Stored items
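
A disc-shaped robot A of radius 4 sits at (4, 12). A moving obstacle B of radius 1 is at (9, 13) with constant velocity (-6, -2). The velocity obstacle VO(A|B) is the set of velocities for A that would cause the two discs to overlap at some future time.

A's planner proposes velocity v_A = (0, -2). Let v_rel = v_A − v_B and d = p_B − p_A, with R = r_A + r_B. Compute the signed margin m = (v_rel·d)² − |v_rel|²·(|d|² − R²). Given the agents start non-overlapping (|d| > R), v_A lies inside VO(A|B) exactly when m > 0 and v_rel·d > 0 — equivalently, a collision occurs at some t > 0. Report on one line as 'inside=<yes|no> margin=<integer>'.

d = (5, 1),  |d|² = 26;  R = 4+1 = 5,  c = 26−5² = 1
v_rel = (6, 0),  |v_rel|² = 36;  v_rel·d = (6)·(5) + (0)·(1) = 30
36·t² − 60·t + 1 = 0  ⇒  m = 30² − 36·1 = 864
m = 864 > 0,  v_rel·d = 30 > 0  ⇒  inside

inside=yes margin=864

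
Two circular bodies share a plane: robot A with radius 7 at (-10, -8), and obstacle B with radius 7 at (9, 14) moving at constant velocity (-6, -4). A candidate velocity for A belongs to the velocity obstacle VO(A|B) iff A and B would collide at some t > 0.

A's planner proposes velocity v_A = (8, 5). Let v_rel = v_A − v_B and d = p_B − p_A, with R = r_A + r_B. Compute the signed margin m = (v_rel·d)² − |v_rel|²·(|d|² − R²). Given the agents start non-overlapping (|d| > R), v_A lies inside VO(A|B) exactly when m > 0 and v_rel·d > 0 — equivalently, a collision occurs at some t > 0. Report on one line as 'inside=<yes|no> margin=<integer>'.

d = (19, 22),  |d|² = 845;  R = 7+7 = 14,  c = 845−14² = 649
v_rel = (14, 9),  |v_rel|² = 277;  v_rel·d = (14)·(19) + (9)·(22) = 464
277·t² − 928·t + 649 = 0  ⇒  m = 464² − 277·649 = 35523
m = 35523 > 0,  v_rel·d = 464 > 0  ⇒  inside

inside=yes margin=35523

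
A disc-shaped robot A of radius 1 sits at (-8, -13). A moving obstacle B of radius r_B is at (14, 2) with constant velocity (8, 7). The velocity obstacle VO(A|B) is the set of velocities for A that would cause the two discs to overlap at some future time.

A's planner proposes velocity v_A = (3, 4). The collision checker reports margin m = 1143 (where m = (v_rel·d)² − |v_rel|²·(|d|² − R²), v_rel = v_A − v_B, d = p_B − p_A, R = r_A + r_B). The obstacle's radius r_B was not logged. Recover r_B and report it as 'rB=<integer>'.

m = 1143
d = (22, 15);  v_rel = (-5, -3),  |v_rel|² = 34
v_rel×d = (-5)·(15) − (-3)·(22) = -9
since m = R²·34 − (-9)²:  R² = (81 + 1143) / 34 = 36
R = √36 = 6  ⇒  r_B = 6 − 1 = 5

rB=5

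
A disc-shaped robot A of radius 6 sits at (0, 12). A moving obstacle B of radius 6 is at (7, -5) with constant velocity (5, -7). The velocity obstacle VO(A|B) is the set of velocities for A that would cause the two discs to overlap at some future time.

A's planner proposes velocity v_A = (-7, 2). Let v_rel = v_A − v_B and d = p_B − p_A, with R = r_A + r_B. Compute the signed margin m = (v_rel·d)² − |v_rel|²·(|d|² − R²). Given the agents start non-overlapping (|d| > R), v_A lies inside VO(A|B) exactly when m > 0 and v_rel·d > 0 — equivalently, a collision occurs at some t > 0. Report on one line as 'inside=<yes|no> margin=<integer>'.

d = (7, -17),  |d|² = 338;  R = 6+6 = 12,  c = 338−12² = 194
v_rel = (-12, 9),  |v_rel|² = 225;  v_rel·d = (-12)·(7) + (9)·(-17) = -237
225·t² + 474·t + 194 = 0  ⇒  m = (-237)² − 225·194 = 12519
m = 12519 > 0,  v_rel·d = -237 < 0  ⇒  outside

inside=no margin=12519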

**ABOUT THIS TASK**
Once you have read the records above, set every one of them down again exactly.

**THE COMPLETED TASK**
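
A disc-shaped robot A of radius 4 sits at (4, 12). A moving obstacle B of radius 1 is at (9, 13) with constant velocity (-6, -2). The velocity obstacle VO(A|B) is the set of velocities for A that would cause the two discs to overlap at some future time.

A's planner proposes velocity v_A = (0, -2). Let v_rel = v_A − v_B and d = p_B − p_A, with R = r_A + r_B. Compute the signed margin m = (v_rel·d)² − |v_rel|²·(|d|² − R²). Given the agents start non-overlapping (|d| > R), v_A lies inside VO(A|B) exactly when m > 0 and v_rel·d > 0 — equivalently, a collision occurs at some t > 0. Report on one line as 'inside=<yes|no> margin=<integer>'.

d = (5, 1),  |d|² = 26;  R = 4+1 = 5,  c = 26−5² = 1
v_rel = (6, 0),  |v_rel|² = 36;  v_rel·d = (6)·(5) + (0)·(1) = 30
36·t² − 60·t + 1 = 0  ⇒  m = 30² − 36·1 = 864
m = 864 > 0,  v_rel·d = 30 > 0  ⇒  inside

inside=yes margin=864

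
Two circular bodies share a plane: robot A with radius 7 at (-10, -8), and obstacle B with radius 7 at (9, 14) moving at constant velocity (-6, -4). A candidate velocity for A belongs to the velocity obstacle VO(A|B) iff A and B would collide at some t > 0.

A's planner proposes velocity v_A = (8, 5). Let v_rel = v_A − v_B and d = p_B − p_A, with R = r_A + r_B. Compute the signed margin m = (v_rel·d)² − |v_rel|²·(|d|² − R²). Given the agents start non-overlapping (|d| > R), v_A lies inside VO(A|B) exactly when m > 0 and v_rel·d > 0 — equivalently, a collision occurs at some t > 0. Report on one line as 'inside=<yes|no> margin=<integer>'.

d = (19, 22),  |d|² = 845;  R = 7+7 = 14,  c = 845−14² = 649
v_rel = (14, 9),  |v_rel|² = 277;  v_rel·d = (14)·(19) + (9)·(22) = 464
277·t² − 928·t + 649 = 0  ⇒  m = 464² − 277·649 = 35523
m = 35523 > 0,  v_rel·d = 464 > 0  ⇒  inside

inside=yes margin=35523

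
A disc-shaped robot A of radius 1 sits at (-8, -13). A moving obstacle B of radius r_B is at (14, 2) with constant velocity (8, 7). The velocity obstacle VO(A|B) is the set of velocities for A that would cause the two discs to overlap at some future time.

A's planner proposes velocity v_A = (3, 4). The collision checker reports margin m = 1143 (where m = (v_rel·d)² − |v_rel|²·(|d|² − R²), v_rel = v_A − v_B, d = p_B − p_A, R = r_A + r_B). The obstacle's radius r_B was not logged. Recover r_B and report it as 'rB=<integer>'.

m = 1143
d = (22, 15);  v_rel = (-5, -3),  |v_rel|² = 34
v_rel×d = (-5)·(15) − (-3)·(22) = -9
since m = R²·34 − (-9)²:  R² = (81 + 1143) / 34 = 36
R = √36 = 6  ⇒  r_B = 6 − 1 = 5

rB=5

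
A disc-shaped robot A of radius 6 sits at (0, 12). A moving obstacle B of radius 6 is at (7, -5) with constant velocity (5, -7). The velocity obstacle VO(A|B) is the set of velocities for A that would cause the two discs to overlap at some future time.

A's planner proposes velocity v_A = (-7, 2). Let v_rel = v_A − v_B and d = p_B − p_A, with R = r_A + r_B. Compute the signed margin m = (v_rel·d)² − |v_rel|²·(|d|² − R²). Given the agents start non-overlapping (|d| > R), v_A lies inside VO(A|B) exactly when m > 0 and v_rel·d > 0 — equivalently, a collision occurs at some t > 0. Report on one line as 'inside=<yes|no> margin=<integer>'.

d = (7, -17),  |d|² = 338;  R = 6+6 = 12,  c = 338−12² = 194
v_rel = (-12, 9),  |v_rel|² = 225;  v_rel·d = (-12)·(7) + (9)·(-17) = -237
225·t² + 474·t + 194 = 0  ⇒  m = (-237)² − 225·194 = 12519
m = 12519 > 0,  v_rel·d = -237 < 0  ⇒  outside

inside=no margin=12519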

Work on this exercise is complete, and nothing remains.